● **Stored data**:
_ _ _ _

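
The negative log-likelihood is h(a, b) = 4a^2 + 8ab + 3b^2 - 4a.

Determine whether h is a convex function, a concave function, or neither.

h is quadratic, so its Hessian is the constant matrix H = [[8, 8], [8, 6]].
det(H) = -16, tr(H) = 14.
det(H) < 0, so H is indefinite: neither convex nor concave.

neither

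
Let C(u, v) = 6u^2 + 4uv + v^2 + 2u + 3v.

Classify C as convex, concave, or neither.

convex

C is quadratic, so its Hessian is the constant matrix H = [[12, 4], [4, 2]].
det(H) = 8, tr(H) = 14.
det(H) > 0 and tr(H) > 0, so H is positive definite everywhere: convex.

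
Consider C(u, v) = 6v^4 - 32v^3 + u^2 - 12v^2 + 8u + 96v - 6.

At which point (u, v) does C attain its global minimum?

(-4, 4)

C(u,v) separates as P(u) + Q(v) − 6, so its minimum is min P + min Q − 6.
P'(u) = 2u + 8 vanishes at u ∈ {-4}; Q'(v) = 24(v - 4)(v - 1)(v + 1) vanishes at v ∈ {-1, 1, 4}.
Local minima of P (where P''>0): P(-4)=-16. Local minima of Q: Q(-1)=-70, Q(4)=-320.
So the global minimum of C is P(-4) + Q(4) − 6 = -16 − 320 − 6 = -342, attained at (-4, 4).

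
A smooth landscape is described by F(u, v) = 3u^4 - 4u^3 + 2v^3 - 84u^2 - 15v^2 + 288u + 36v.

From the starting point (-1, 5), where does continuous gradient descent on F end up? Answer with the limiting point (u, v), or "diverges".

(-4, 3)

F is separable, so gradient descent decouples: u follows -∂F/∂u, v follows -∂F/∂v.
∂F/∂u = 12(u - 3)(u - 2)(u + 4); at u=-1 this is 432, so u decreases.
∂F/∂v = 6(v - 3)(v - 2); at v=5 this is 36, so v decreases.
u converges to its nearest critical value -4 (a local min of the u-part); v converges to 3. The iterate converges to (-4, 3).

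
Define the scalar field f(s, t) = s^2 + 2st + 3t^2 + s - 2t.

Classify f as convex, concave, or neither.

convex

f is quadratic, so its Hessian is the constant matrix H = [[2, 2], [2, 6]].
det(H) = 8, tr(H) = 8.
det(H) > 0 and tr(H) > 0, so H is positive definite everywhere: convex.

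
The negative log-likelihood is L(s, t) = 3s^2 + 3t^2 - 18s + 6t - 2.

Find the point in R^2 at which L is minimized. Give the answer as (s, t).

(3, -1)

L(s,t) separates as P(s) + Q(t) − 2, so its minimum is min P + min Q − 2.
P'(s) = 6s - 18 vanishes at s ∈ {3}; Q'(t) = 6(t + 1) vanishes at t ∈ {-1}.
Local minima of P (where P''>0): P(3)=-27. Local minima of Q: Q(-1)=-3.
So the global minimum of L is P(3) + Q(-1) − 2 = -27 − 3 − 2 = -32, attained at (3, -1).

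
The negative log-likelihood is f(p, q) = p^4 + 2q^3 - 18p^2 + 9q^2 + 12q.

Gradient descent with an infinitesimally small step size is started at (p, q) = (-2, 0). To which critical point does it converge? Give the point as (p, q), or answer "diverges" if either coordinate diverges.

f is separable, so gradient descent decouples: p follows -∂f/∂p, q follows -∂f/∂q.
∂f/∂p = 4p(p - 3)(p + 3); at p=-2 this is 40, so p decreases.
∂f/∂q = 6(q + 1)(q + 2); at q=0 this is 12, so q decreases.
p converges to its nearest critical value -3 (a local min of the p-part); q converges to -1. The iterate converges to (-3, -1).

(-3, -1)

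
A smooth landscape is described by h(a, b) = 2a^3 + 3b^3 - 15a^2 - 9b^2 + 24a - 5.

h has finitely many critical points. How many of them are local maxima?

h separates as a function of a plus a function of b, so ∇h=0 decouples.
∂h/∂a = 6(a - 4)(a - 1) = 0 at a ∈ {1, 4}; ∂h/∂b = 9b(b - 2) = 0 at b ∈ {0, 2}.
The Hessian is diagonal: diag(h_aa, h_bb). Second derivatives: h_aa(1)=-18, h_aa(4)=18; h_bb(0)=-18, h_bb(2)=18.
Local maxima occur where both diagonal entries negative: (1, 0). Count: 1.

1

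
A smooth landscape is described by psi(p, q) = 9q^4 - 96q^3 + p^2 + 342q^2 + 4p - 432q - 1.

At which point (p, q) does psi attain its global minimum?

(-2, 1)

psi(p,q) separates as A(p) + B(q) − 1, so its minimum is min A + min B − 1.
A'(p) = 2p + 4 vanishes at p ∈ {-2}; B'(q) = 36(q - 4)(q - 3)(q - 1) vanishes at q ∈ {1, 3, 4}.
Local minima of A (where A''>0): A(-2)=-4. Local minima of B: B(1)=-177, B(4)=-96.
So the global minimum of psi is A(-2) + B(1) − 1 = -4 − 177 − 1 = -182, attained at (-2, 1).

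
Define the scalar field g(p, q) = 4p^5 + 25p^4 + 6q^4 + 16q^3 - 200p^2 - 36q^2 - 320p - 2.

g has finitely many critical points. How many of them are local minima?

g separates as a function of p plus a function of q, so ∇g=0 decouples.
∂g/∂p = 20(p - 2)(p + 1)(p + 2)(p + 4) = 0 at p ∈ {-4, -2, -1, 2}; ∂g/∂q = 24q(q - 1)(q + 3) = 0 at q ∈ {-3, 0, 1}.
The Hessian is diagonal: diag(g_pp, g_qq). Second derivatives: g_pp(-4)=-720, g_pp(-2)=160, g_pp(-1)=-180, g_pp(2)=1440; g_qq(-3)=288, g_qq(0)=-72, g_qq(1)=96.
Local minima occur where both diagonal entries positive: (-2, -3), (-2, 1), (2, -3), (2, 1). Count: 4.

4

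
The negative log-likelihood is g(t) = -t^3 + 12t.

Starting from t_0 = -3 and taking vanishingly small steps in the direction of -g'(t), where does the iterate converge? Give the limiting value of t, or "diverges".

g'(t) = -3(t - 2)(t + 2), so g'(-3) = -15.
Gradient descent moves in the -g' direction, i.e. t is increasing.
The nearest critical point in that direction is t = -2, where g'' = 12 > 0 (a local minimum). The iterate converges there.

-2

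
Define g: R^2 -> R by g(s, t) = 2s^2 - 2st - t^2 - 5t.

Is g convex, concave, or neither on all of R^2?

g is quadratic, so its Hessian is the constant matrix H = [[4, -2], [-2, -2]].
det(H) = -12, tr(H) = 2.
det(H) < 0, so H is indefinite: neither convex nor concave.

neither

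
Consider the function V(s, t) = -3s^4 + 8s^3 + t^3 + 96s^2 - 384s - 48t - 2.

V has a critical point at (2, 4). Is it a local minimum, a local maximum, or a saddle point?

The mixed partial ∂²V/∂s∂t is 0, so the Hessian at any point is diag(V_ss, V_tt) = diag(12(-3s^2 + 4s + 16), 6t).
At (2, 4): H = diag(144, 24).
Both eigenvalues are positive, so H is positive definite: a local minimum.

local minimum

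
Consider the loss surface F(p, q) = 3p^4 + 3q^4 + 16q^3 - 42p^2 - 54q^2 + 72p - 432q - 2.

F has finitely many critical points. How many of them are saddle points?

F separates as a function of p plus a function of q, so ∇F=0 decouples.
∂F/∂p = 12(p - 2)(p - 1)(p + 3) = 0 at p ∈ {-3, 1, 2}; ∂F/∂q = 12(q - 3)(q + 3)(q + 4) = 0 at q ∈ {-4, -3, 3}.
The Hessian is diagonal: diag(F_pp, F_qq). Second derivatives: F_pp(-3)=240, F_pp(1)=-48, F_pp(2)=60; F_qq(-4)=84, F_qq(-3)=-72, F_qq(3)=504.
Saddle points occur where the two diagonal entries have opposite signs: (-3, -3), (1, -4), (1, 3), (2, -3). Count: 4.

4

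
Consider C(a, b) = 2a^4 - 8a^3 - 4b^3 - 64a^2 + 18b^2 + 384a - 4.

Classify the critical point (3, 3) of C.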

_ _ _ _

● **Exercise goal**: Lines that include the word "likelihood" — how many are there in the data? Answer with the number alone.

● **Solution to this exercise**: 4